▶ **PROBLEM REQUIREMENTS**: Repeat the entries below in full, with every character unchanged.

━━ SOURCE DATA

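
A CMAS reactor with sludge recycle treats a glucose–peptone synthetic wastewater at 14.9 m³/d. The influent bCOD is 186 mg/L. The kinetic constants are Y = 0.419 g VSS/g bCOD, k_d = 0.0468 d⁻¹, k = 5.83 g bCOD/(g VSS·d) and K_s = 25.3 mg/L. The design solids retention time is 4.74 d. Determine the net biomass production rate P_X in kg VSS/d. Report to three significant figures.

P_X ≈ 0.935 kg VSS/d

Effluent substrate depends only on kinetics and SRT: S = K_s(1 + k_d θ_c) / [θ_c(Yk − k_d) − 1] = 25.3 × (1 + 0.0468 × 4.74) / [4.74 × (0.419 × 5.83 − 0.0468) − 1] = 30.91 / 10.36 = 2.985 mg/L.
Observed yield with endogenous decay: Y_obs = Y / (1 + k_d·θ_c) = 0.419 / (1 + 0.0468 × 4.74) = 0.419 / 1.222 = 0.3429 g VSS/g bCOD.
ΔS = 186 − 2.98 = 183.0 mg/L, so the substrate removal rate is 14.9 × 183.0/1000 = 2.727 kg bCOD/d.
So the net sludge growth is P_X = 0.3429 × 2.727 = 0.9352 kg VSS/d.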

━━━━

▶ **TASK SOLUTION**:
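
A CMAS reactor with sludge recycle treats a glucose–peptone synthetic wastewater at 14.9 m³/d. The influent bCOD is 186 mg/L. The kinetic constants are Y = 0.419 g VSS/g bCOD, k_d = 0.0468 d⁻¹, k = 5.83 g bCOD/(g VSS·d) and K_s = 25.3 mg/L. The design solids retention time is 4.74 d. Determine the net biomass production rate P_X in kg VSS/d. Report to three significant figures.

P_X ≈ 0.935 kg VSS/d

Effluent substrate depends only on kinetics and SRT: S = K_s(1 + k_d θ_c) / [θ_c(Yk − k_d) − 1] = 25.3 × (1 + 0.0468 × 4.74) / [4.74 × (0.419 × 5.83 − 0.0468) − 1] = 30.91 / 10.36 = 2.985 mg/L.
Observed yield with endogenous decay: Y_obs = Y / (1 + k_d·θ_c) = 0.419 / (1 + 0.0468 × 4.74) = 0.419 / 1.222 = 0.3429 g VSS/g bCOD.
ΔS = 186 − 2.98 = 183.0 mg/L, so the substrate removal rate is 14.9 × 183.0/1000 = 2.727 kg bCOD/d.
So the net sludge growth is P_X = 0.3429 × 2.727 = 0.9352 kg VSS/d.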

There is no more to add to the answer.